_The input_:
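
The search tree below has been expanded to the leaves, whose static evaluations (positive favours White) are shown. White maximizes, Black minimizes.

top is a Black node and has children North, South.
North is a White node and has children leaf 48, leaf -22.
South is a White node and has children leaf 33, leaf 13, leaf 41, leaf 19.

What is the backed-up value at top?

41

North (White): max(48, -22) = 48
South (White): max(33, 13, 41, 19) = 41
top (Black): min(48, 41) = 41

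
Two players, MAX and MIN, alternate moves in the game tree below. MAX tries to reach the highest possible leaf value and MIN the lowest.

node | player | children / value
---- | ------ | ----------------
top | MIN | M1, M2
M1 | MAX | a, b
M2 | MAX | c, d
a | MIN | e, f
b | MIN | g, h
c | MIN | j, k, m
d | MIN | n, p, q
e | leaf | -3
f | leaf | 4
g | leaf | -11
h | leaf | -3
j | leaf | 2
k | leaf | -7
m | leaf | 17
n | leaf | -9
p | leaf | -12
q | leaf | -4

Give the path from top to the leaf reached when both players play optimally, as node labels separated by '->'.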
--
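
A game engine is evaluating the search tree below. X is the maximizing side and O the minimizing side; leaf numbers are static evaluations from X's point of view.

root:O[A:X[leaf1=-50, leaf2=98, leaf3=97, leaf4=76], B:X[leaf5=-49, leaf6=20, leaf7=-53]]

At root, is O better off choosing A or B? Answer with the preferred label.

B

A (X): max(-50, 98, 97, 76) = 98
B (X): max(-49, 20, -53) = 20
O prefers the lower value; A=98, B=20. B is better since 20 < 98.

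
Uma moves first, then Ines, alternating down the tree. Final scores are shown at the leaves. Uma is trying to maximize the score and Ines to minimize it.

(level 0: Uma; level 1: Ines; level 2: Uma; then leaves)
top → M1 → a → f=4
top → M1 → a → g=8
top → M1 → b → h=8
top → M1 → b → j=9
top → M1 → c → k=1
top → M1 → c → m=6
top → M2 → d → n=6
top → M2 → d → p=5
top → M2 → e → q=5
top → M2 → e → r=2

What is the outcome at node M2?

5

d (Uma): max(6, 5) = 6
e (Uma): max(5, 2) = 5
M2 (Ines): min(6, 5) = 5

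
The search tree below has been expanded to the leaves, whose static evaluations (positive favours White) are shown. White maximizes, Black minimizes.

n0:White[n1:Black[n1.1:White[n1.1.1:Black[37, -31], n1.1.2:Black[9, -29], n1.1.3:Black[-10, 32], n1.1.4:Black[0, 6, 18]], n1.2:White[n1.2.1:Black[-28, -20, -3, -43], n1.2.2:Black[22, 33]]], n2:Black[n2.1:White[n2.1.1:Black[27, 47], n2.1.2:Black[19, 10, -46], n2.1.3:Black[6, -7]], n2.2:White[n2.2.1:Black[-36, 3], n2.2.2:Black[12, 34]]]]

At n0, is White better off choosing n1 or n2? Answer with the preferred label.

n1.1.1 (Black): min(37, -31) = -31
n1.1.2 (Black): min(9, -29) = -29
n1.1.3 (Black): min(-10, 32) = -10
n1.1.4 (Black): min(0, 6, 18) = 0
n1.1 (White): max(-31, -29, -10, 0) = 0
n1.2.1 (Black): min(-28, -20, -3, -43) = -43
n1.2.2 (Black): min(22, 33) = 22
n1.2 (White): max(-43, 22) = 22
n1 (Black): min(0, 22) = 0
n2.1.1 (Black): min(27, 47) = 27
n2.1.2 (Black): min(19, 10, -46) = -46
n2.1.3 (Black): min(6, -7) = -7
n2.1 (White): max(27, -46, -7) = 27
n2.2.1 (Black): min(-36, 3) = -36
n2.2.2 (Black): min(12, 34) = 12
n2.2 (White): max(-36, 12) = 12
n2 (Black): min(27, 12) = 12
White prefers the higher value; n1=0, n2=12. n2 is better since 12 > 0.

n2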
==
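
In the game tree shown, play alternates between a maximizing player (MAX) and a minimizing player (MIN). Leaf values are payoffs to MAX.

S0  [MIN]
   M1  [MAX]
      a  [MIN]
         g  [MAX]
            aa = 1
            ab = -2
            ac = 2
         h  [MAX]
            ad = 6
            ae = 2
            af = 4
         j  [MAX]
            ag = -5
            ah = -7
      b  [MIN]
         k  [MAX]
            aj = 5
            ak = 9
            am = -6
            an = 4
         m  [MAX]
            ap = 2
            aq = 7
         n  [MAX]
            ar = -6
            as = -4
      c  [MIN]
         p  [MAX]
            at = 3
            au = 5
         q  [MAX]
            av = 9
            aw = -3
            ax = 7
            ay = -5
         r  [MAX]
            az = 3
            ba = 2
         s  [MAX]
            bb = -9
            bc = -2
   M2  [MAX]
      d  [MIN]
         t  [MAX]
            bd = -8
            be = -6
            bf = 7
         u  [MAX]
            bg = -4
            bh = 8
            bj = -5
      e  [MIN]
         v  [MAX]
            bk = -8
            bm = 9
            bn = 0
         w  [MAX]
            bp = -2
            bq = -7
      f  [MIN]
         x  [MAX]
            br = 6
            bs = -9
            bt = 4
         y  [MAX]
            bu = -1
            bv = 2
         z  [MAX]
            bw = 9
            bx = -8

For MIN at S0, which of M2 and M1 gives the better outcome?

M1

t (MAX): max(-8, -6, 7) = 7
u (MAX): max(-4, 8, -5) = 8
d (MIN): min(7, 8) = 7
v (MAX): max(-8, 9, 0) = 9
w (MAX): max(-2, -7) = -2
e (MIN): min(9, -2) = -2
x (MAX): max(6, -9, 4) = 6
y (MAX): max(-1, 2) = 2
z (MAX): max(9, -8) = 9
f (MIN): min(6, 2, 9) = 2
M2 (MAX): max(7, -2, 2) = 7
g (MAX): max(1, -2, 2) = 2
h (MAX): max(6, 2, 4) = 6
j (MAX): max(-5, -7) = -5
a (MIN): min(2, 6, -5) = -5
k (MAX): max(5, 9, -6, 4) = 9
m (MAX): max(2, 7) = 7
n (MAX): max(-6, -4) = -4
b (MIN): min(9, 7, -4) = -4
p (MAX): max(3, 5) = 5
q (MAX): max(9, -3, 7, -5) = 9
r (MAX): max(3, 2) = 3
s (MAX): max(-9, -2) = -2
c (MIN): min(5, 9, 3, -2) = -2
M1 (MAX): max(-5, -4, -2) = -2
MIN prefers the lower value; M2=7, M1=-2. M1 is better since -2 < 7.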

_What to work on_:
Would you output, from the records above, exactly the run of lines that starts at the line containing "f | leaf | 4" and ends at the line containing "Give the path", and only that run?

_Result of this exercise_:
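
f | leaf | 4
g | leaf | -11
h | leaf | -3
j | leaf | 2
k | leaf | -7
m | leaf | 17
n | leaf | -9
p | leaf | -12
q | leaf | -4

Give the path from top to the leaf reached when both players play optimally, as node labels separated by '->'.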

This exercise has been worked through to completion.